WHAT THE EXERCISE ASKS: Reproduce every record below exactly as it appears.

INFORMATION PROVIDED:

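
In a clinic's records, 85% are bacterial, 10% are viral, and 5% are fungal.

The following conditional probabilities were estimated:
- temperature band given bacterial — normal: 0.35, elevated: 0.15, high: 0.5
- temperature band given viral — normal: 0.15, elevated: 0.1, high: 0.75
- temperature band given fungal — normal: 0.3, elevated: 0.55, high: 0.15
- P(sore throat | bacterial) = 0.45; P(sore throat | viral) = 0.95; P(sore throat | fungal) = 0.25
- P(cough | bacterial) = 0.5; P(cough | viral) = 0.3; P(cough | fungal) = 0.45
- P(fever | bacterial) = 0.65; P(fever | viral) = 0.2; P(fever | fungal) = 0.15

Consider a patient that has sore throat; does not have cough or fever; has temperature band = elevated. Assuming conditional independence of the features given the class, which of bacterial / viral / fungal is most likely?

bacterial: 0.85 × 0.15 × 0.45 × (1−0.5) × (1−0.65) = 0.010040625
viral: 0.1 × 0.1 × 0.95 × (1−0.3) × (1−0.2) = 0.00532
fungal: 0.05 × 0.55 × 0.25 × (1−0.45) × (1−0.15) = 0.0032140625
Highest score → bacterial.

bacterial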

SOLVED PROBLEM:
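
In a clinic's records, 85% are bacterial, 10% are viral, and 5% are fungal.

The following conditional probabilities were estimated:
- temperature band given bacterial — normal: 0.35, elevated: 0.15, high: 0.5
- temperature band given viral — normal: 0.15, elevated: 0.1, high: 0.75
- temperature band given fungal — normal: 0.3, elevated: 0.55, high: 0.15
- P(sore throat | bacterial) = 0.45; P(sore throat | viral) = 0.95; P(sore throat | fungal) = 0.25
- P(cough | bacterial) = 0.5; P(cough | viral) = 0.3; P(cough | fungal) = 0.45
- P(fever | bacterial) = 0.65; P(fever | viral) = 0.2; P(fever | fungal) = 0.15

Consider a patient that has sore throat; does not have cough or fever; has temperature band = elevated. Assuming conditional independence of the features given the class, which of bacterial / viral / fungal is most likely?

bacterial: 0.85 × 0.15 × 0.45 × (1−0.5) × (1−0.65) = 0.010040625
viral: 0.1 × 0.1 × 0.95 × (1−0.3) × (1−0.2) = 0.00532
fungal: 0.05 × 0.55 × 0.25 × (1−0.45) × (1−0.15) = 0.0032140625
Highest score → bacterial.

bacterial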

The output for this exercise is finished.